To do:
Scan the records for the string "Consider" and copy every line that holds it.

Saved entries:
* * * *

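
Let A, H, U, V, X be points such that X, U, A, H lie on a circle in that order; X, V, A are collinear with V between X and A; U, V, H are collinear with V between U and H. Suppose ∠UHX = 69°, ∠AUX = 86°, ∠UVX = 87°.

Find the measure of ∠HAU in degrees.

1. ∠UAX = 69°  [same arc XU]
2. ∠AXU = 25°  [△XUA]
3. ∠AVU = 93°  [linear pair at V on XA]
4. ∠AUH = 18°  [△UVA]
5. ∠AHU = 25°  [same arc UA]
6. ∠HAU = 137°  [△UAH]

∠HAU = 137°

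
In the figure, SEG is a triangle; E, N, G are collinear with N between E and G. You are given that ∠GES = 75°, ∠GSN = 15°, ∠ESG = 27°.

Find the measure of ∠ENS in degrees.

∠ENS = 93°

1. ∠EGS = 78°  [△SEG]
2. ∠NGS = 78°  [N on ray GE]
3. ∠GNS = 87°  [△SNG]
4. ∠ENS = 93°  [linear pair at N on EG]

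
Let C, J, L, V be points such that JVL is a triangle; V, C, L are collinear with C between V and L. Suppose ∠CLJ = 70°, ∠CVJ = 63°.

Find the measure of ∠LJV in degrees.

1. ∠JLV = 70°  [C on ray LV]
2. ∠JVL = 63°  [C on ray VL]
3. ∠LJV = 47°  [△JVL]

∠LJV = 47°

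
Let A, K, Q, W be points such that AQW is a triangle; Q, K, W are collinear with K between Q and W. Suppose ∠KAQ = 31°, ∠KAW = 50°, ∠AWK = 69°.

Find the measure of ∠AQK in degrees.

∠AQK = 30°

1. ∠AKW = 61°  [△AKW]
2. ∠AKQ = 119°  [linear pair at K on QW]
3. ∠AQK = 30°  [△AQK]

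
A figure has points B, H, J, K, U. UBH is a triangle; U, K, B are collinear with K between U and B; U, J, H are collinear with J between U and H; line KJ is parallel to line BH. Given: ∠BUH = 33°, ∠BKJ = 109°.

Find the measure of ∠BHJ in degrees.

1. ∠JUK = 33°  [K on UB, J on UH]
2. ∠JKU = 71°  [linear pair at K on UB]
3. ∠KJU = 76°  [△UKJ]
4. ∠HJK = 104°  [linear pair at J on UH]
5. ∠BHJ = 76°  [KJ∥BH, co-interior at H–J]

∠BHJ = 76°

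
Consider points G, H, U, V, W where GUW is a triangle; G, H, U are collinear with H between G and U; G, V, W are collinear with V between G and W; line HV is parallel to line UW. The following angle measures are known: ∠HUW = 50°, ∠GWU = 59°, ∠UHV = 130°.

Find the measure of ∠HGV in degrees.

1. ∠GUW = 50°  [H on ray UG]
2. ∠UGW = 71°  [△GUW]
3. ∠HGV = 71°  [H on GU, V on GW]

∠HGV = 71°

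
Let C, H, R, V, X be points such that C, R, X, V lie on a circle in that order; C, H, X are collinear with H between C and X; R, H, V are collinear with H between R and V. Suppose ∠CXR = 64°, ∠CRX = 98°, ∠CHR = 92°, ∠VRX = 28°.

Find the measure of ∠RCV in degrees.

1. ∠CVR = 64°  [same arc CR]
2. ∠RCX = 18°  [△CRX]
3. ∠CRV = 70°  [△CHR]
4. ∠RCV = 46°  [△CRV]

∠RCV = 46°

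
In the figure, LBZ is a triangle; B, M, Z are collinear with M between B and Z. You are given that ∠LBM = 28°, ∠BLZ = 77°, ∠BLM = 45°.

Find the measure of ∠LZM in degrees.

1. ∠LBZ = 28°  [M on ray BZ]
2. ∠BZL = 75°  [△LBZ]
3. ∠LZM = 75°  [M on ray ZB]

∠LZM = 75°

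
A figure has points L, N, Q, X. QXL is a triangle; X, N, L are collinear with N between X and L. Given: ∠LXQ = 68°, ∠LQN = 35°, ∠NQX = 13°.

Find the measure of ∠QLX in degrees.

1. ∠NXQ = 68°  [N on ray XL]
2. ∠QNX = 99°  [△QXN]
3. ∠LNQ = 81°  [linear pair at N on XL]
4. ∠NLQ = 64°  [△QNL]
5. ∠QLX = 64°  [N on ray LX]

∠QLX = 64°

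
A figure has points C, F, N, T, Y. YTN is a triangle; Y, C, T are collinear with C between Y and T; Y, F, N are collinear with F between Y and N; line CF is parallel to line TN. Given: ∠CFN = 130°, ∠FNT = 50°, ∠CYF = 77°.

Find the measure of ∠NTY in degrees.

1. ∠TNY = 50°  [F on ray NY]
2. ∠NYT = 77°  [C on YT, F on YN]
3. ∠NTY = 53°  [△YTN]

∠NTY = 53°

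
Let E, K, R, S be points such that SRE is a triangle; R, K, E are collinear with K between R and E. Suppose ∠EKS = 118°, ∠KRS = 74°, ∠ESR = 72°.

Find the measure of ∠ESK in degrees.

∠ESK = 28°

1. ∠ERS = 74°  [K on ray RE]
2. ∠RES = 34°  [△SRE]
3. ∠KES = 34°  [K on ray ER]
4. ∠ESK = 28°  [△SKE]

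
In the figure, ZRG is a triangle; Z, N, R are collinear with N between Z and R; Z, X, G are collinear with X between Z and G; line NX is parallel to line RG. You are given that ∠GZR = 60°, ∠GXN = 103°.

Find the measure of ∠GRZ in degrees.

1. ∠NZX = 60°  [N on ZR, X on ZG]
2. ∠NXZ = 77°  [linear pair at X on ZG]
3. ∠XNZ = 43°  [△ZNX]
4. ∠GRZ = 43°  [NX∥RG, corresponding at N]

∠GRZ = 43°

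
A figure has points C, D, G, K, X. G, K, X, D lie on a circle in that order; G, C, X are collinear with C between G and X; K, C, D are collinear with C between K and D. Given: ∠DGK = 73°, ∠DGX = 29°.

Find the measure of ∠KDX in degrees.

∠KDX = 44°

1. ∠DXK = 107°  [cyclic GKXD, opposite ∠G+∠X]
2. ∠DKX = 29°  [same arc XD]
3. ∠KDX = 44°  [△KXD]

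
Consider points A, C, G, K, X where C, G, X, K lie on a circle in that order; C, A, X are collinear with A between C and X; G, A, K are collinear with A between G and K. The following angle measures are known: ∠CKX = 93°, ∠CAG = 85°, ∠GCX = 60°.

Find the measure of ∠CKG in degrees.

1. ∠CGX = 87°  [cyclic CGXK, opposite ∠G+∠K]
2. ∠CXG = 33°  [△CGX]
3. ∠CKG = 33°  [same arc CG]

∠CKG = 33°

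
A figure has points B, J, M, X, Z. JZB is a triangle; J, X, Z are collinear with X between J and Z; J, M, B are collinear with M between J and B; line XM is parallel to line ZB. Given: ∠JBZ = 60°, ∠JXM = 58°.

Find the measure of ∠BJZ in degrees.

∠BJZ = 62°

1. ∠JMX = 60°  [XM∥ZB, corresponding at M]
2. ∠MJX = 62°  [△JXM]
3. ∠BJZ = 62°  [X on JZ, M on JB]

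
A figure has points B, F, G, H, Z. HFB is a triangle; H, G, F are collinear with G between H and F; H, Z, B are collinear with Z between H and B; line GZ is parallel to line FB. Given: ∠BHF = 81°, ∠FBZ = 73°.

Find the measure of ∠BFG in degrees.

1. ∠FBH = 73°  [Z on ray BH]
2. ∠BFH = 26°  [△HFB]
3. ∠BFG = 26°  [G on ray FH]

∠BFG = 26°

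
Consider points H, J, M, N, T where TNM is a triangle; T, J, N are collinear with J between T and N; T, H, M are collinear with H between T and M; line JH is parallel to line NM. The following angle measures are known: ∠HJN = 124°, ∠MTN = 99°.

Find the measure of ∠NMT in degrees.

∠NMT = 25°

1. ∠HJT = 56°  [linear pair at J on TN]
2. ∠HTJ = 99°  [J on TN, H on TM]
3. ∠JHT = 25°  [△TJH]
4. ∠NMT = 25°  [JH∥NM, corresponding at H]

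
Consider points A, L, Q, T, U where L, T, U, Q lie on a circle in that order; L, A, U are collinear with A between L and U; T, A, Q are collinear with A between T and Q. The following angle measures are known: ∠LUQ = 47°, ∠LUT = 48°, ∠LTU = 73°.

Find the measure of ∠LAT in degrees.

∠LAT = 74°

1. ∠LTQ = 47°  [same arc LQ]
2. ∠TLU = 59°  [△LTU]
3. ∠LAT = 74°  [△LAT]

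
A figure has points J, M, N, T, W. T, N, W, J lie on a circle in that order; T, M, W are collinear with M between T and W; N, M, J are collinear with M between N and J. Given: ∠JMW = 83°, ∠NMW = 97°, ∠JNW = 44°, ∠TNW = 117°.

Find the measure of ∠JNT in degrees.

∠JNT = 73°

1. ∠NMT = 83°  [vertical angles at M]
2. ∠NWT = 39°  [△NMW]
3. ∠NTW = 24°  [△TNW]
4. ∠JNT = 73°  [△TMN]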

* * * *

Result of this task:
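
Consider points G, H, U, V, W where GUW is a triangle; G, H, U are collinear with H between G and U; G, V, W are collinear with V between G and W; line HV is parallel to line UW. The following angle measures are known: ∠HUW = 50°, ∠GWU = 59°, ∠UHV = 130°.
Consider points A, C, G, K, X where C, G, X, K lie on a circle in that order; C, A, X are collinear with A between C and X; G, A, K are collinear with A between G and K. The following angle measures are known: ∠CKX = 93°, ∠CAG = 85°, ∠GCX = 60°.
Consider points H, J, M, N, T where TNM is a triangle; T, J, N are collinear with J between T and N; T, H, M are collinear with H between T and M; line JH is parallel to line NM. The following angle measures are known: ∠HJN = 124°, ∠MTN = 99°.
Consider points A, L, Q, T, U where L, T, U, Q lie on a circle in that order; L, A, U are collinear with A between L and U; T, A, Q are collinear with A between T and Q. The following angle measures are known: ∠LUQ = 47°, ∠LUT = 48°, ∠LTU = 73°.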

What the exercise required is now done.